Reproduce each entry below exactly, without omitting any.

** Opening Source information block **

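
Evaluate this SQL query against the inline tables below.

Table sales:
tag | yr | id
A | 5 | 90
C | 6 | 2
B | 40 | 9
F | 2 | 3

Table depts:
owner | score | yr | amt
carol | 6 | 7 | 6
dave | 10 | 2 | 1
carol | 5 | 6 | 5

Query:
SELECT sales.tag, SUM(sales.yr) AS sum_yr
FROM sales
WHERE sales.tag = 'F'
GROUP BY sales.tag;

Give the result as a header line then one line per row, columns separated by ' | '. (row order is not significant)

== RESULT ==
sales.tag | sum_yr
F | 2

Derivation:
After WHERE (1 rows):
sales.tag | sales.yr | sales.id
F | 2 | 3
After GROUP BY (1 rows):
sales.tag | sum_yr
F | 2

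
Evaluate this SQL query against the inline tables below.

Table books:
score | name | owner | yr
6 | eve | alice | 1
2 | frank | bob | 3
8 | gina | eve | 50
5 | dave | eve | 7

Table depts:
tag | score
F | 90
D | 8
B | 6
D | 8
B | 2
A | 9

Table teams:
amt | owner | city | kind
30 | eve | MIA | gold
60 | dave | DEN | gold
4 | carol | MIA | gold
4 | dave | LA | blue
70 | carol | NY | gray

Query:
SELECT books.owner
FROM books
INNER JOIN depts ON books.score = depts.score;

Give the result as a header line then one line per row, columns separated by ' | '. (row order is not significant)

== RESULT ==
books.owner
alice
bob
eve
eve

Derivation:
After JOIN depts (4 rows):
books.score | books.name | books.owner | books.yr | depts.tag | depts.score
6 | eve | alice | 1 | B | 6
2 | frank | bob | 3 | B | 2
8 | gina | eve | 50 | D | 8
8 | gina | eve | 50 | D | 8
After SELECT (4 rows):
books.owner
alice
bob
eve
eve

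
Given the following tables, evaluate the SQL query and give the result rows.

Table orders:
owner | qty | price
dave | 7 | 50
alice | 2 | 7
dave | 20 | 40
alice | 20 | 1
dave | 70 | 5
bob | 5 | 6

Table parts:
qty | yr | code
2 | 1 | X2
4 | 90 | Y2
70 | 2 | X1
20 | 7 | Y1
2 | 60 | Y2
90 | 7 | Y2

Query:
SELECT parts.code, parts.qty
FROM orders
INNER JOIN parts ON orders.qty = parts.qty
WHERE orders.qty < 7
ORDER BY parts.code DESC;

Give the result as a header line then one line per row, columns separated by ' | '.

After JOIN parts (5 rows):
orders.owner | orders.qty | orders.price | parts.qty | parts.yr | parts.code
alice | 2 | 7 | 2 | 1 | X2
alice | 2 | 7 | 2 | 60 | Y2
dave | 20 | 40 | 20 | 7 | Y1
alice | 20 | 1 | 20 | 7 | Y1
dave | 70 | 5 | 70 | 2 | X1
After WHERE (2 rows):
orders.owner | orders.qty | orders.price | parts.qty | parts.yr | parts.code
alice | 2 | 7 | 2 | 1 | X2
alice | 2 | 7 | 2 | 60 | Y2
After SELECT (2 rows):
parts.code | parts.qty
X2 | 2
Y2 | 2
After ORDER BY (2 rows):
parts.code | parts.qty
Y2 | 2
X2 | 2

== RESULT ==
parts.code | parts.qty
Y2 | 2
X2 | 2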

** Closing Source information block **

_Solution for this exercise_
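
Evaluate this SQL query against the inline tables below.

Table sales:
tag | yr | id
A | 5 | 90
C | 6 | 2
B | 40 | 9
F | 2 | 3

Table depts:
owner | score | yr | amt
carol | 6 | 7 | 6
dave | 10 | 2 | 1
carol | 5 | 6 | 5

Query:
SELECT sales.tag, SUM(sales.yr) AS sum_yr
FROM sales
WHERE sales.tag = 'F'
GROUP BY sales.tag;

Give the result as a header line then one line per row, columns separated by ' | '. (row order is not significant)

== RESULT ==
sales.tag | sum_yr
F | 2

Derivation:
After WHERE (1 rows):
sales.tag | sales.yr | sales.id
F | 2 | 3
After GROUP BY (1 rows):
sales.tag | sum_yr
F | 2

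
Evaluate this SQL query against the inline tables below.

Table books:
score | name | owner | yr
6 | eve | alice | 1
2 | frank | bob | 3
8 | gina | eve | 50
5 | dave | eve | 7

Table depts:
tag | score
F | 90
D | 8
B | 6
D | 8
B | 2
A | 9

Table teams:
amt | owner | city | kind
30 | eve | MIA | gold
60 | dave | DEN | gold
4 | carol | MIA | gold
4 | dave | LA | blue
70 | carol | NY | gray

Query:
SELECT books.owner
FROM books
INNER JOIN depts ON books.score = depts.score;

Give the result as a header line then one line per row, columns separated by ' | '. (row order is not significant)

== RESULT ==
books.owner
alice
bob
eve
eve

Derivation:
After JOIN depts (4 rows):
books.score | books.name | books.owner | books.yr | depts.tag | depts.score
6 | eve | alice | 1 | B | 6
2 | frank | bob | 3 | B | 2
8 | gina | eve | 50 | D | 8
8 | gina | eve | 50 | D | 8
After SELECT (4 rows):
books.owner
alice
bob
eve
eve

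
Given the following tables, evaluate the SQL query and give the result rows.

Table orders:
owner | qty | price
dave | 7 | 50
alice | 2 | 7
dave | 20 | 40
alice | 20 | 1
dave | 70 | 5
bob | 5 | 6

Table parts:
qty | yr | code
2 | 1 | X2
4 | 90 | Y2
70 | 2 | X1
20 | 7 | Y1
2 | 60 | Y2
90 | 7 | Y2

Query:
SELECT parts.code, parts.qty
FROM orders
INNER JOIN parts ON orders.qty = parts.qty
WHERE orders.qty < 7
ORDER BY parts.code DESC;

Give the result as a header line then one line per row, columns separated by ' | '.

After JOIN parts (5 rows):
orders.owner | orders.qty | orders.price | parts.qty | parts.yr | parts.code
alice | 2 | 7 | 2 | 1 | X2
alice | 2 | 7 | 2 | 60 | Y2
dave | 20 | 40 | 20 | 7 | Y1
alice | 20 | 1 | 20 | 7 | Y1
dave | 70 | 5 | 70 | 2 | X1
After WHERE (2 rows):
orders.owner | orders.qty | orders.price | parts.qty | parts.yr | parts.code
alice | 2 | 7 | 2 | 1 | X2
alice | 2 | 7 | 2 | 60 | Y2
After SELECT (2 rows):
parts.code | parts.qty
X2 | 2
Y2 | 2
After ORDER BY (2 rows):
parts.code | parts.qty
Y2 | 2
X2 | 2

== RESULT ==
parts.code | parts.qty
Y2 | 2
X2 | 2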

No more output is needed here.